▶ _EXERCISE OBJECTIVE_
The lines from the first line of the entries through the line containing "4. write(P1, v=1, val=173)" are to be repeated exactly, with both of those lines included.

(Saved entries)
Segment Open

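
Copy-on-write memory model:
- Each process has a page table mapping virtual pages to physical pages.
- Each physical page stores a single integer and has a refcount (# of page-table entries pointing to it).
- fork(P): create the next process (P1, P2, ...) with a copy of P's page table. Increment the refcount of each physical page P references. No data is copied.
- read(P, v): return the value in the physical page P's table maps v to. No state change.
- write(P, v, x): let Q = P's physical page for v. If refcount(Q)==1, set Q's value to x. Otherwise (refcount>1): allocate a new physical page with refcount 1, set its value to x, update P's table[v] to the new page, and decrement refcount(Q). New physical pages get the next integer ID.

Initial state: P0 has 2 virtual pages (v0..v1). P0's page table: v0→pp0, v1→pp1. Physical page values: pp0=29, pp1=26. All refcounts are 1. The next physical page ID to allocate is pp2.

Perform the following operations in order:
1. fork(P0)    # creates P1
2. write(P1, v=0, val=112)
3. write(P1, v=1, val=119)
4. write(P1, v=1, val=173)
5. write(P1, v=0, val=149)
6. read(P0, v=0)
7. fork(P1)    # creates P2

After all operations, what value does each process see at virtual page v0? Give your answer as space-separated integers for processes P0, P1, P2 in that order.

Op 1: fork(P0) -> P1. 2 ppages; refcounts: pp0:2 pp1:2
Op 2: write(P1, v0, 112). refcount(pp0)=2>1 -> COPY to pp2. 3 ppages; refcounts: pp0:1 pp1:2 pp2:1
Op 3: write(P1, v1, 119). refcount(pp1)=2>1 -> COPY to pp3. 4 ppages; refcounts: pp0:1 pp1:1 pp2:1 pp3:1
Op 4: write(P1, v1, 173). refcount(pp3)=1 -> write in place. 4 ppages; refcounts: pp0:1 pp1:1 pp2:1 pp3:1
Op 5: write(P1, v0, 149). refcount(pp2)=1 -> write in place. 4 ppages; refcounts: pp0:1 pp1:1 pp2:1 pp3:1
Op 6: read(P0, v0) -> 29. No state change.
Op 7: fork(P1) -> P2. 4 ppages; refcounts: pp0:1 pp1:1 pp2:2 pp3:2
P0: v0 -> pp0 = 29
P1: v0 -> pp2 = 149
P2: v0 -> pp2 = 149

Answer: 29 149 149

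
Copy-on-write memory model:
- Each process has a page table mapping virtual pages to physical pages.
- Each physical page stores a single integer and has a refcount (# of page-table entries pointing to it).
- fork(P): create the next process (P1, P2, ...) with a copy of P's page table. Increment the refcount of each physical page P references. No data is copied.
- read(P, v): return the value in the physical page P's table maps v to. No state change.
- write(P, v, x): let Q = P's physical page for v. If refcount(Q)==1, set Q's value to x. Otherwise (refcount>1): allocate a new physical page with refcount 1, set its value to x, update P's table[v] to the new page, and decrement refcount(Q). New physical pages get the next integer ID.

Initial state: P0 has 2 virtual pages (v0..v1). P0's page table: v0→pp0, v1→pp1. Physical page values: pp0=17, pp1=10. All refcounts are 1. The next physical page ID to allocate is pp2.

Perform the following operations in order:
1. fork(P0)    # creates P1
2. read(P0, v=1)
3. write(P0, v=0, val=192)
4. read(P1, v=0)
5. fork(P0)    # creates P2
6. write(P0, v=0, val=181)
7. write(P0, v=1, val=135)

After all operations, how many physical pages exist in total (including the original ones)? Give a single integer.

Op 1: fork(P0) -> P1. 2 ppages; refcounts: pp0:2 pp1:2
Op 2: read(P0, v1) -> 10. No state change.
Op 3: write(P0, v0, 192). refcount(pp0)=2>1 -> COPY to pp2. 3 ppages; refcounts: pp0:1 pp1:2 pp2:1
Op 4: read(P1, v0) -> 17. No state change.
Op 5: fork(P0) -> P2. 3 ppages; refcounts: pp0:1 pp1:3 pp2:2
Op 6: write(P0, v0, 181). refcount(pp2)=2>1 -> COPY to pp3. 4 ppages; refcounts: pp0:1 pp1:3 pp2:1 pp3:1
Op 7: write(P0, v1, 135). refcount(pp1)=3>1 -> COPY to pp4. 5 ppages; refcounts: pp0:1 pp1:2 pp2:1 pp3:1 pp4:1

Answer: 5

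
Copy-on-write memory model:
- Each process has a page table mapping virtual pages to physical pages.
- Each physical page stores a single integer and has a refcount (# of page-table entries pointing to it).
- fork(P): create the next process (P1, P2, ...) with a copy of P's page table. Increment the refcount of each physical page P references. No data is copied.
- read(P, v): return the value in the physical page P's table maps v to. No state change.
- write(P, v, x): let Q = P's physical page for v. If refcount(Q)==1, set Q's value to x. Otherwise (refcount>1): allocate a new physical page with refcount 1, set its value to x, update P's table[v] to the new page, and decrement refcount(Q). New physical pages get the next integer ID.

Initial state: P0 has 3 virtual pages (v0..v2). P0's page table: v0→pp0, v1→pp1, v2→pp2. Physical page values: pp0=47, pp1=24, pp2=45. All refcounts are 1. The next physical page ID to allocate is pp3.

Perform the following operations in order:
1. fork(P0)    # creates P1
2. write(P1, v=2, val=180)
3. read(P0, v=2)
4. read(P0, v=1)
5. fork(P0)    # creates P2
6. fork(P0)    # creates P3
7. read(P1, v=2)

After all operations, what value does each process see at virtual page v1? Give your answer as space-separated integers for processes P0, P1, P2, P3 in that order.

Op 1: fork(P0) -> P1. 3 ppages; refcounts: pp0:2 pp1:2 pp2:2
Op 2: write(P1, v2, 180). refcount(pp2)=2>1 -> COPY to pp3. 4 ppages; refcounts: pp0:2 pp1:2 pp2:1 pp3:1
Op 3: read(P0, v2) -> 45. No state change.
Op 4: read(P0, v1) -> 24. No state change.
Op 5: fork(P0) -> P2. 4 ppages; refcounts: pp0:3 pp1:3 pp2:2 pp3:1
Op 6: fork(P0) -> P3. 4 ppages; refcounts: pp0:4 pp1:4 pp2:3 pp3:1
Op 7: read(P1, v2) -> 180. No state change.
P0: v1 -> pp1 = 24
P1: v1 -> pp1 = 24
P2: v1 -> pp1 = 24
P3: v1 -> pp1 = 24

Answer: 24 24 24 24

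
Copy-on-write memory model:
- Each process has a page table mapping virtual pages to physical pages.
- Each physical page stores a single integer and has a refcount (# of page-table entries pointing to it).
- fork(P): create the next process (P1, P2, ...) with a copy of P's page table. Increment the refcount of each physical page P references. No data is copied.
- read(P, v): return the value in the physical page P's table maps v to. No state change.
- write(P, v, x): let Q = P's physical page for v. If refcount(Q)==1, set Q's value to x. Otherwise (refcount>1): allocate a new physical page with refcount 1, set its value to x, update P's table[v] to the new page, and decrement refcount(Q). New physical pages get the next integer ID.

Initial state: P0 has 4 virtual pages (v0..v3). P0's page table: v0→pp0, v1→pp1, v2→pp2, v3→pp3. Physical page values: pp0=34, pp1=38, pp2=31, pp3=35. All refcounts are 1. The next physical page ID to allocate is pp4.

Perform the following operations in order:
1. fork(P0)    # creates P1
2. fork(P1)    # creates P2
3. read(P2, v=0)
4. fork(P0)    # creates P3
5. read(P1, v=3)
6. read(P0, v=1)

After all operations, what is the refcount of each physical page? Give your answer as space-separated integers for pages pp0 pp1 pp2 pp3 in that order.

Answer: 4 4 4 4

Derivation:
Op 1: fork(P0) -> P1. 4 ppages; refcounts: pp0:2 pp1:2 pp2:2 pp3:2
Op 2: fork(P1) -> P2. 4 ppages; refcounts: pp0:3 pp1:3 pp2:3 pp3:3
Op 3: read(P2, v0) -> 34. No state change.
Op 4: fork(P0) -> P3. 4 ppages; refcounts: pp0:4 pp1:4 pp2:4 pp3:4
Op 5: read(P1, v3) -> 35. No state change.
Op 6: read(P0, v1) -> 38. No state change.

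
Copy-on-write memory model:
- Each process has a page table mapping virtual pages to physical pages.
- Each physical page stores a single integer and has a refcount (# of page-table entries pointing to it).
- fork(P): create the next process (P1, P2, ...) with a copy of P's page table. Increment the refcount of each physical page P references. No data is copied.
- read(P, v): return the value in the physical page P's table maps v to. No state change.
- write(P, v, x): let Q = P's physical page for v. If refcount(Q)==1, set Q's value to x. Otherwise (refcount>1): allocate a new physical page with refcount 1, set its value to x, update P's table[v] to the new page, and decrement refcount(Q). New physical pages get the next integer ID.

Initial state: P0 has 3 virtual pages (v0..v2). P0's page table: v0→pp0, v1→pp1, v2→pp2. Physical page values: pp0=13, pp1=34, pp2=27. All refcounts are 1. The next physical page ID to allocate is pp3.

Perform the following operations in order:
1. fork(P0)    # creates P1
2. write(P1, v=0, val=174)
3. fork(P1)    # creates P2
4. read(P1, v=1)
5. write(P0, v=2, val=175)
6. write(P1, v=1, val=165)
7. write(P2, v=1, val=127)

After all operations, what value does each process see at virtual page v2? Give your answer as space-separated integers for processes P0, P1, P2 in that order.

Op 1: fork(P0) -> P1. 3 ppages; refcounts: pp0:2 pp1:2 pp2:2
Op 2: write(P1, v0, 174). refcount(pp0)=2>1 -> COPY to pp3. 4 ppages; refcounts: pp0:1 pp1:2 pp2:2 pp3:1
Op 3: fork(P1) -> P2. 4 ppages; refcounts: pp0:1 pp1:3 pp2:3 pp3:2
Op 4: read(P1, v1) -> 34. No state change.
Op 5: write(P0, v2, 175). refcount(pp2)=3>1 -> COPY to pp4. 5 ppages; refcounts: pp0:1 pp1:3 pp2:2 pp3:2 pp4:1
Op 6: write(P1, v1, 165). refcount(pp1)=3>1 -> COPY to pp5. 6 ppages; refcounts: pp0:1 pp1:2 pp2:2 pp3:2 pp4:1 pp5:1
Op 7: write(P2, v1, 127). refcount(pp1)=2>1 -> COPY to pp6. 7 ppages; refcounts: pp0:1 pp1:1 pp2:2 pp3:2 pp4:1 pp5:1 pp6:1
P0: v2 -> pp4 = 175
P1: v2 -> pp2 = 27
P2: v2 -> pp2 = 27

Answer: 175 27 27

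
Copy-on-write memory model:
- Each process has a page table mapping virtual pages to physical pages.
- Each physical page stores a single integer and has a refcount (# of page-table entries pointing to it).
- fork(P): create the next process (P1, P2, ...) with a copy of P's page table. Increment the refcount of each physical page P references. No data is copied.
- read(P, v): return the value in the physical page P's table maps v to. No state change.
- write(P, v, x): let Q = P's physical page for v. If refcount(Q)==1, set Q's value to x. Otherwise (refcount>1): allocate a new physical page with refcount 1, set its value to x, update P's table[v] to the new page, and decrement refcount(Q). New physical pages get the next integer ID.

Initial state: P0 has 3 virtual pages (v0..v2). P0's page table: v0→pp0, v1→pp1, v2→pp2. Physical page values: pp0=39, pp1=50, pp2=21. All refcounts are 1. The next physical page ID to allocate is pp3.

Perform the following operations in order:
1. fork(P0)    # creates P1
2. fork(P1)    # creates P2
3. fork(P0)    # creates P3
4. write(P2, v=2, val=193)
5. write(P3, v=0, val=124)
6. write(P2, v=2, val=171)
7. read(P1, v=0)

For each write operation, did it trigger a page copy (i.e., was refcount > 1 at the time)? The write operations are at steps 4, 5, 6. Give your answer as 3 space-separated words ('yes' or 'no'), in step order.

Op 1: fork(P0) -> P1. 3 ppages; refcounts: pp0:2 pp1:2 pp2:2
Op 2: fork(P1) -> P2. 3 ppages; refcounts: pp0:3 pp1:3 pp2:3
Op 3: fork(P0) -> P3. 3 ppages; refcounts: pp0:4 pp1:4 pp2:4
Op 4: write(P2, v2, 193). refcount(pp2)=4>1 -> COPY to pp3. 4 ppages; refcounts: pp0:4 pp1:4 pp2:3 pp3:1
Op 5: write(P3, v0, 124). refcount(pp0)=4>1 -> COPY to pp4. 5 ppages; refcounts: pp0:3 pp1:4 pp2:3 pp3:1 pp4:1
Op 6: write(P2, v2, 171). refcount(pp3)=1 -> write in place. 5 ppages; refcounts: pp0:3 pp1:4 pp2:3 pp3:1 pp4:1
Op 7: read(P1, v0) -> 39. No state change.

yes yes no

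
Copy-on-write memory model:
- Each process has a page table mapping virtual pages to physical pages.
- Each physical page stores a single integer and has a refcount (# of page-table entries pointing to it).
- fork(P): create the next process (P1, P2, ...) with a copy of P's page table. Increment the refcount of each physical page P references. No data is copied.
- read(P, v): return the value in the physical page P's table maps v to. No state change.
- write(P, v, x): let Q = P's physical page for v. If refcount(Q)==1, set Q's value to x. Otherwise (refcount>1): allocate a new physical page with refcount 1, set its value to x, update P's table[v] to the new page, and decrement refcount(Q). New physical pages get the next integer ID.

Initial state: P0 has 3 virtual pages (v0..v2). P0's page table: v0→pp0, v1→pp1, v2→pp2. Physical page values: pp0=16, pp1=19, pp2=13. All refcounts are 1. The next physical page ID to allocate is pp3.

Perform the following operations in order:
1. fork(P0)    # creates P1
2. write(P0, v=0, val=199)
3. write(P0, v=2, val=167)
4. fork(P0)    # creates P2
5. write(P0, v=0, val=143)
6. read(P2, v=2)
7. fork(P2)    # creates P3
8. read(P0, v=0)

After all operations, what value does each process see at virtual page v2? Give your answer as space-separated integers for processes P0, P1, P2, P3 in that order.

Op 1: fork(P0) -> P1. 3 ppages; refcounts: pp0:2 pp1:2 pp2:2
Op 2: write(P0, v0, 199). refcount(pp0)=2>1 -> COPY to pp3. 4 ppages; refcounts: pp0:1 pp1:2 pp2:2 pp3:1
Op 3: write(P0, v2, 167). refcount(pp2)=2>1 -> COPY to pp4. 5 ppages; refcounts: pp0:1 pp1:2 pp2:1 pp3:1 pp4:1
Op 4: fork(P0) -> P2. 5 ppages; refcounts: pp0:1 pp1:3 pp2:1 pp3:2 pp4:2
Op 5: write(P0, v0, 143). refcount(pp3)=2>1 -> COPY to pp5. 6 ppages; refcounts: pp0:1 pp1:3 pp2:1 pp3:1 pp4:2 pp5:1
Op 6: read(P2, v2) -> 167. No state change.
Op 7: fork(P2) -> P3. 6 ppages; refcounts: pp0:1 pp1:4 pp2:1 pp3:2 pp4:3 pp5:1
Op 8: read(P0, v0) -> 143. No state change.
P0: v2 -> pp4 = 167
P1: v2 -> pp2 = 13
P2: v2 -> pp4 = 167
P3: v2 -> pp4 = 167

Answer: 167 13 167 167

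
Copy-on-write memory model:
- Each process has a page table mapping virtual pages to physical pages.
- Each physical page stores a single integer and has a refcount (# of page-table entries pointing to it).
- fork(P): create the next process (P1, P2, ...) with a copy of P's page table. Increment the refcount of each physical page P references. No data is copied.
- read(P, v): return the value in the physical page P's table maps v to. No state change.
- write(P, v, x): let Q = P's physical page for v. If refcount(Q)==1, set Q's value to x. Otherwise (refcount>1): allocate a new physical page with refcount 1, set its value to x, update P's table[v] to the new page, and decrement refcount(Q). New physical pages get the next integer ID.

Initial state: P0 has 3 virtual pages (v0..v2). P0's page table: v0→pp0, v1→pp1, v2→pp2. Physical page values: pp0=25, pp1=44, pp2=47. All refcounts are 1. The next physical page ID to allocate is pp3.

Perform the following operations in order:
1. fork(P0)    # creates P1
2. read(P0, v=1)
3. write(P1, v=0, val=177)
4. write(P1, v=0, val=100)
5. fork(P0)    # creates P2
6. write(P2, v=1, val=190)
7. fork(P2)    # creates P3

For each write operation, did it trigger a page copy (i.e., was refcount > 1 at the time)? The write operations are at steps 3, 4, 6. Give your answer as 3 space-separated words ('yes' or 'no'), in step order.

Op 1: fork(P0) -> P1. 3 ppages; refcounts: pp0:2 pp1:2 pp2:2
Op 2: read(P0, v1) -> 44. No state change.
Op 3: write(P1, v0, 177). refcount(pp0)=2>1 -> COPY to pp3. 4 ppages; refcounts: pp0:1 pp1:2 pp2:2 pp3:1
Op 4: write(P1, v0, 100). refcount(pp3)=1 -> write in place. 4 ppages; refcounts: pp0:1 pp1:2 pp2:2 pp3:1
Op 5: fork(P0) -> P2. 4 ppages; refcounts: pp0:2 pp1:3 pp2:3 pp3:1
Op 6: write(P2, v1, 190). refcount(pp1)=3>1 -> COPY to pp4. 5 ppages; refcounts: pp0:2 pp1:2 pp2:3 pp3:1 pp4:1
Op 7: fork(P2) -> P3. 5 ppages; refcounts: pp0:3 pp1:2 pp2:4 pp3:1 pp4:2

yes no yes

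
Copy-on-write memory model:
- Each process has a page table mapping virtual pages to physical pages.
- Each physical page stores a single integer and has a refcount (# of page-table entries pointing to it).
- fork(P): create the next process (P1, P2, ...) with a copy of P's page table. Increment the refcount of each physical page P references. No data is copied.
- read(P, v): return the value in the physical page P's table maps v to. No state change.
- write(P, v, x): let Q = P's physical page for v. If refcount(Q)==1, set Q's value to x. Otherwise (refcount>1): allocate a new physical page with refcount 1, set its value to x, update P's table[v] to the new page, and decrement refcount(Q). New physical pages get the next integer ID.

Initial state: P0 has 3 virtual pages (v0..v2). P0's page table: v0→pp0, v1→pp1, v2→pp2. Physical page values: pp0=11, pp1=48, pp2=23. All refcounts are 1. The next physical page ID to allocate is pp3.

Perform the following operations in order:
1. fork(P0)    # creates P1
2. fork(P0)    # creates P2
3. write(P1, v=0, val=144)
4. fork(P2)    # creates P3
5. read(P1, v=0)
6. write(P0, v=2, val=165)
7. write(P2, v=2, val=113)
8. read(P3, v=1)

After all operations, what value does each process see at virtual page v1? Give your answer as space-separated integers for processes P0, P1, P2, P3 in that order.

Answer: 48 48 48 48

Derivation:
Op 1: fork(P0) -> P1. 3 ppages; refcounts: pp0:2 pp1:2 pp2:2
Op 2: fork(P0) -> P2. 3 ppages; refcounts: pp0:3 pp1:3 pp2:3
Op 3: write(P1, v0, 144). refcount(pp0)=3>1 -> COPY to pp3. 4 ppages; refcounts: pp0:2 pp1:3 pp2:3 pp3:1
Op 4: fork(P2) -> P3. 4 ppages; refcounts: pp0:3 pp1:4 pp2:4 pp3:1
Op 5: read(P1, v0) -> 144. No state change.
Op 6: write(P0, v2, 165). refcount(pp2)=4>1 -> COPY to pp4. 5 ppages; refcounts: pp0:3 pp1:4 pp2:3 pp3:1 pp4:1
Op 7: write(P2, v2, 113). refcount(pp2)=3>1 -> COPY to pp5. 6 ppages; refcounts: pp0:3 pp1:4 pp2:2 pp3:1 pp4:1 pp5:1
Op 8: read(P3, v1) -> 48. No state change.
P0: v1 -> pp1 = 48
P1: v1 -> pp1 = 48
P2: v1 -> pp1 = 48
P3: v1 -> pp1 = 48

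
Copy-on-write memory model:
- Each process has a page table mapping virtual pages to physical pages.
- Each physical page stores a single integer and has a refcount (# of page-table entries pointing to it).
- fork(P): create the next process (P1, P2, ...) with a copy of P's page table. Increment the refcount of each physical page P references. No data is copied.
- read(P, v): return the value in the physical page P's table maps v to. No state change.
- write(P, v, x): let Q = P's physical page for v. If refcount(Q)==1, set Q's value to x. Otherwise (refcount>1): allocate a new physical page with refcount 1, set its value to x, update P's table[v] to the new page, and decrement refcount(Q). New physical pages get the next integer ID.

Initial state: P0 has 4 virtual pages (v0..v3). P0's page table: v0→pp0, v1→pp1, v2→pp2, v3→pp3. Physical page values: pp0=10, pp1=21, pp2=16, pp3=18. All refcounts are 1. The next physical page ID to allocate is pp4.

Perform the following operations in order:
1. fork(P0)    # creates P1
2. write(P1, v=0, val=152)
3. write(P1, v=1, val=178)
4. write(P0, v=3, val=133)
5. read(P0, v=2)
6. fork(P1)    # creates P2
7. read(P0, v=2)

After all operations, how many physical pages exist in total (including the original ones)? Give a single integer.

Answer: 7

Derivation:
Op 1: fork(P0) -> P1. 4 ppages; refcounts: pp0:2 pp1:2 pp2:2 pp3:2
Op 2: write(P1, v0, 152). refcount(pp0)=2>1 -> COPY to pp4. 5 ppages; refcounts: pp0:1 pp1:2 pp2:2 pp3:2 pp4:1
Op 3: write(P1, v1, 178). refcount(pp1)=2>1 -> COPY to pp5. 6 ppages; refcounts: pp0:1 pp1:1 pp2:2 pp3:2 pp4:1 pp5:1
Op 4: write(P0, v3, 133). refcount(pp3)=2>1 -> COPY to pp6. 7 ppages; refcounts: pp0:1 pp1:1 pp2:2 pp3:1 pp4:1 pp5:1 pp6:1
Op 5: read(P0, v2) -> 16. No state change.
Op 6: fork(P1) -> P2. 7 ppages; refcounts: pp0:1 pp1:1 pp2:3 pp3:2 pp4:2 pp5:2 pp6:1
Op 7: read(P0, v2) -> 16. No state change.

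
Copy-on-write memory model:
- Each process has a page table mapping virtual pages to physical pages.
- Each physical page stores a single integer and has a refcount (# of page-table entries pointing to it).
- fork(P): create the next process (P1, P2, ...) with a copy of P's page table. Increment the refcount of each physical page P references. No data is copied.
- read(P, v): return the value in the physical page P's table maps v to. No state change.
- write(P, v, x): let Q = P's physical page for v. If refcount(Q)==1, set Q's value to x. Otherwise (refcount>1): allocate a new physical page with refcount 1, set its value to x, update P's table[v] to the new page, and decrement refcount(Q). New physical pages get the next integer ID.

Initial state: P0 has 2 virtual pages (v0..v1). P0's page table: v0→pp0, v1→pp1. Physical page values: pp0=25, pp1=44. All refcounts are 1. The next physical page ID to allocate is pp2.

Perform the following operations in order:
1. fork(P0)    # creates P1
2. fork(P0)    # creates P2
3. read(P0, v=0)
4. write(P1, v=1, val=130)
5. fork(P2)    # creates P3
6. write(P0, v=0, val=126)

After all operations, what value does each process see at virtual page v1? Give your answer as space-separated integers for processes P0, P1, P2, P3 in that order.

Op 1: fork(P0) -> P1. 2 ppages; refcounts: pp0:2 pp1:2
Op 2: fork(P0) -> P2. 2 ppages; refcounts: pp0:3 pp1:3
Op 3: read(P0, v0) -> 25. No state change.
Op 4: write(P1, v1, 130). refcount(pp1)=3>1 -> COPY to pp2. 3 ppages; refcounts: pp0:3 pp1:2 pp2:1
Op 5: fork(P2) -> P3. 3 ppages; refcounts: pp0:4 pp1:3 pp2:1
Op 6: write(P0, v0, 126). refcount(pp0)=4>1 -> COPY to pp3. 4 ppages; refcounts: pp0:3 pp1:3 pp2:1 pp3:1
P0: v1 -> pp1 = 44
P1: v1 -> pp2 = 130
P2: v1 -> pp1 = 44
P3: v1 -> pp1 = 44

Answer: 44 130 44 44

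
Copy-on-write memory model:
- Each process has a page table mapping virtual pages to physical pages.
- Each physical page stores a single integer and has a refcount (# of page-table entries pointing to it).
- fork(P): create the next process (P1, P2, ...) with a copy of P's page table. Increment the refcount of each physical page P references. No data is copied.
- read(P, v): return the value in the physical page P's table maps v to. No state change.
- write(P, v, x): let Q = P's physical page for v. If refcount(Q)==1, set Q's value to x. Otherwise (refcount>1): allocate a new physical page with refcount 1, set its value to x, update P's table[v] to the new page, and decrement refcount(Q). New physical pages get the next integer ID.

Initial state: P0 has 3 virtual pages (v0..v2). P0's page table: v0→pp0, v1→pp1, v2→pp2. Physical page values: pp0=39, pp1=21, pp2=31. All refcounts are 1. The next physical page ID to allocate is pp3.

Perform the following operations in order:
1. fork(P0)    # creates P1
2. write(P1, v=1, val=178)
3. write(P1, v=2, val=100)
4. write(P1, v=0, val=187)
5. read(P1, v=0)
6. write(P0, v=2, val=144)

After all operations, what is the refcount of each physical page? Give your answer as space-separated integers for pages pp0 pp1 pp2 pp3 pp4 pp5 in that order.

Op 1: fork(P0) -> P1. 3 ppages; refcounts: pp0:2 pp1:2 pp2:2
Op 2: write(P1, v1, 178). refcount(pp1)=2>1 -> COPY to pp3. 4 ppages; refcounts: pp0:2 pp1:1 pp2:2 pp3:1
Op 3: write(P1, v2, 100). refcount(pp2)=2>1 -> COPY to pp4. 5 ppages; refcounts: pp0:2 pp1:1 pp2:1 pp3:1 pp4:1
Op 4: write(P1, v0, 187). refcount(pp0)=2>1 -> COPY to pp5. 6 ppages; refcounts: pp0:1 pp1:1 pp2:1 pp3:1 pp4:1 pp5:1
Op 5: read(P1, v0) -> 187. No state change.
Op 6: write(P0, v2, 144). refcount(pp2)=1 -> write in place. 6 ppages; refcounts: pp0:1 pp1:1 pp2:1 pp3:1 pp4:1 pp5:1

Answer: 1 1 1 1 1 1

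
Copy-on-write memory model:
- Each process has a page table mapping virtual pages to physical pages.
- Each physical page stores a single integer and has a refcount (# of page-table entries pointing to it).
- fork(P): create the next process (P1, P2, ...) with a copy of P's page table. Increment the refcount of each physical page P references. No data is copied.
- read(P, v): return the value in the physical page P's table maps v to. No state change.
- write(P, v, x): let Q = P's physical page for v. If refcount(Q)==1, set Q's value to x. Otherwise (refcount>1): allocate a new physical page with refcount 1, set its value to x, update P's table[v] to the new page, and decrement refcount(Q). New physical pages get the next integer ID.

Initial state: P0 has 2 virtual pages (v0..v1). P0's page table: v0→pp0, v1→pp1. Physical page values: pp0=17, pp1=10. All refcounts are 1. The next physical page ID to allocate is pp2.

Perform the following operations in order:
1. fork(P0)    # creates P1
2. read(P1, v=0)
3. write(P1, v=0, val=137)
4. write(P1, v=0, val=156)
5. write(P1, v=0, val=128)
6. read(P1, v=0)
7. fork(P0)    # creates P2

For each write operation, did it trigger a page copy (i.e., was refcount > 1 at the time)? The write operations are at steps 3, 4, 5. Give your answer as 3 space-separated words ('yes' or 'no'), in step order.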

Segment Closed

▶ _ANSWER FOR THE TASK_
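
Copy-on-write memory model:
- Each process has a page table mapping virtual pages to physical pages.
- Each physical page stores a single integer and has a refcount (# of page-table entries pointing to it).
- fork(P): create the next process (P1, P2, ...) with a copy of P's page table. Increment the refcount of each physical page P references. No data is copied.
- read(P, v): return the value in the physical page P's table maps v to. No state change.
- write(P, v, x): let Q = P's physical page for v. If refcount(Q)==1, set Q's value to x. Otherwise (refcount>1): allocate a new physical page with refcount 1, set its value to x, update P's table[v] to the new page, and decrement refcount(Q). New physical pages get the next integer ID.

Initial state: P0 has 2 virtual pages (v0..v1). P0's page table: v0→pp0, v1→pp1. Physical page values: pp0=29, pp1=26. All refcounts are 1. The next physical page ID to allocate is pp2.

Perform the following operations in order:
1. fork(P0)    # creates P1
2. write(P1, v=0, val=112)
3. write(P1, v=1, val=119)
4. write(P1, v=1, val=173)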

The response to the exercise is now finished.